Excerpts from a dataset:
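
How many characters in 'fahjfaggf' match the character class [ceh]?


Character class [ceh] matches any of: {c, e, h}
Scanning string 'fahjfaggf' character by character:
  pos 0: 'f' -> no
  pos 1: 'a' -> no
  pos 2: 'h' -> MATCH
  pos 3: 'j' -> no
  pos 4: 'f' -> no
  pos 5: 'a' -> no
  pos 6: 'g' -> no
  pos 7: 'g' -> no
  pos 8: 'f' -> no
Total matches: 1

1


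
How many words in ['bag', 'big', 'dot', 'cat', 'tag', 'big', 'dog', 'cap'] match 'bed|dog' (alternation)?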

...

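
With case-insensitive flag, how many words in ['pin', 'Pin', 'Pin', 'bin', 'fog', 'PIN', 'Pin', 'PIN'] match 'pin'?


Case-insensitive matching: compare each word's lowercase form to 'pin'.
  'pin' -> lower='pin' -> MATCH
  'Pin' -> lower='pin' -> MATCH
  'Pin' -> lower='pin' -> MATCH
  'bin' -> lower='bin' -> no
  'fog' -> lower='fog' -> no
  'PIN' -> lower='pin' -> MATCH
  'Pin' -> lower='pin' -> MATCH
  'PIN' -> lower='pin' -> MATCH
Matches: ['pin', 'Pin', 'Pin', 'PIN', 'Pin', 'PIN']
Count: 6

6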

▶ [What the exercise asks] Return word for word the lines above from the line with "How many characters" to the line with "match 'bed|dog' (alternation)?", including both and leaving out all others.

▶ [Answer space]
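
How many characters in 'fahjfaggf' match the character class [ceh]?


Character class [ceh] matches any of: {c, e, h}
Scanning string 'fahjfaggf' character by character:
  pos 0: 'f' -> no
  pos 1: 'a' -> no
  pos 2: 'h' -> MATCH
  pos 3: 'j' -> no
  pos 4: 'f' -> no
  pos 5: 'a' -> no
  pos 6: 'g' -> no
  pos 7: 'g' -> no
  pos 8: 'f' -> no
Total matches: 1

1


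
How many words in ['bag', 'big', 'dot', 'cat', 'tag', 'big', 'dog', 'cap'] match 'bed|dog' (alternation)?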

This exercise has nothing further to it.